TASK DETAILS: Give back the full set of entries exactly, keeping each line intact.

MATERIAL FOR THIS EXERCISE:
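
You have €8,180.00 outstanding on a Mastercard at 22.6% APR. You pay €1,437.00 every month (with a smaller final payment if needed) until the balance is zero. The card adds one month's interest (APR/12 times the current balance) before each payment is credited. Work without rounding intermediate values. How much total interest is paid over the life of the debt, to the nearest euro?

Monthly rate r = 22.6%/12 = 1.88333% = 0.0188333.
Payoff takes n = ⌈−ln(1 − rB₀/P)/ln(1+r)⌉ = ⌈6.078⌉ = 7 payments; the last is €112.76.
Total paid = 6·€1,437.00 + €112.76 = €8,734.76.
Total interest = total paid − principal = €8,734.76 − €8,180.00 = €554.76.

€555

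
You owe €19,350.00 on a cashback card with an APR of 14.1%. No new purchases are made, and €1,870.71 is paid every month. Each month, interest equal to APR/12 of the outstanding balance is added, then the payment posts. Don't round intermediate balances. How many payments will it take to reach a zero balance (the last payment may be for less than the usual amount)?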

ANSWER FOR THE TASK:
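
You have €8,180.00 outstanding on a Mastercard at 22.6% APR. You pay €1,437.00 every month (with a smaller final payment if needed) until the balance is zero. The card adds one month's interest (APR/12 times the current balance) before each payment is credited. Work without rounding intermediate values. How much total interest is paid over the life of the debt, to the nearest euro?

Monthly rate r = 22.6%/12 = 1.88333% = 0.0188333.
Payoff takes n = ⌈−ln(1 − rB₀/P)/ln(1+r)⌉ = ⌈6.078⌉ = 7 payments; the last is €112.76.
Total paid = 6·€1,437.00 + €112.76 = €8,734.76.
Total interest = total paid − principal = €8,734.76 − €8,180.00 = €554.76.

€555

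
You owe €19,350.00 on a cashback card with an APR of 14.1%. No new purchases are made, and €1,870.71 is paid every month. Each month, interest equal to APR/12 of the outstanding balance is added, then the payment posts. Don't round intermediate balances. How many payments will it take to reach a zero balance (the last payment may be for less than the usual amount)?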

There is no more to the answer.